> Directions for this task
The entries follow. Print each one exactly.

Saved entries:
[Start of Attachment]
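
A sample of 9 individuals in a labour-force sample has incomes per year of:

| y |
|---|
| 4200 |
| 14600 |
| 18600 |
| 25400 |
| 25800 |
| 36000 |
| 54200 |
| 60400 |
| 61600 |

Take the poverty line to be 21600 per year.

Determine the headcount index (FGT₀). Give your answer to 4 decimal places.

0.3333

3 of the 9 individuals have income below 21600.
H = 3/9 = 0.3333.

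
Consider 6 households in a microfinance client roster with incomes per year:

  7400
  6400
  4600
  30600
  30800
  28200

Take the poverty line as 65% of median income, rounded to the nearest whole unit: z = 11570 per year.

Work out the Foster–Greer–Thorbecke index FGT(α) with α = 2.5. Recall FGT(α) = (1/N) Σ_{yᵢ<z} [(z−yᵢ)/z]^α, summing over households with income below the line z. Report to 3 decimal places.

Poor units: 4600, 6400, 7400 (q = 3 of N = 6).
Relative gaps: (11570−4600)/11570 = 0.6024; (11570−6400)/11570 = 0.4468; (11570−7400)/11570 = 0.3604.
Raised to α = 2.5: 0.28168; 0.13347; 0.07798.
Sum = 0.493132; FGT(2.5) = 0.493132 / 6 = 0.082.

0.082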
[End of Attachment]
> Exercise answer
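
A sample of 9 individuals in a labour-force sample has incomes per year of:

| y |
|---|
| 4200 |
| 14600 |
| 18600 |
| 25400 |
| 25800 |
| 36000 |
| 54200 |
| 60400 |
| 61600 |

Take the poverty line to be 21600 per year.

Determine the headcount index (FGT₀). Give your answer to 4 decimal places.

0.3333

3 of the 9 individuals have income below 21600.
H = 3/9 = 0.3333.

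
Consider 6 households in a microfinance client roster with incomes per year:

  7400
  6400
  4600
  30600
  30800
  28200

Take the poverty line as 65% of median income, rounded to the nearest whole unit: z = 11570 per year.

Work out the Foster–Greer–Thorbecke index FGT(α) with α = 2.5. Recall FGT(α) = (1/N) Σ_{yᵢ<z} [(z−yᵢ)/z]^α, summing over households with income below the line z. Report to 3 decimal places.

Poor units: 4600, 6400, 7400 (q = 3 of N = 6).
Relative gaps: (11570−4600)/11570 = 0.6024; (11570−6400)/11570 = 0.4468; (11570−7400)/11570 = 0.3604.
Raised to α = 2.5: 0.28168; 0.13347; 0.07798.
Sum = 0.493132; FGT(2.5) = 0.493132 / 6 = 0.082.

0.082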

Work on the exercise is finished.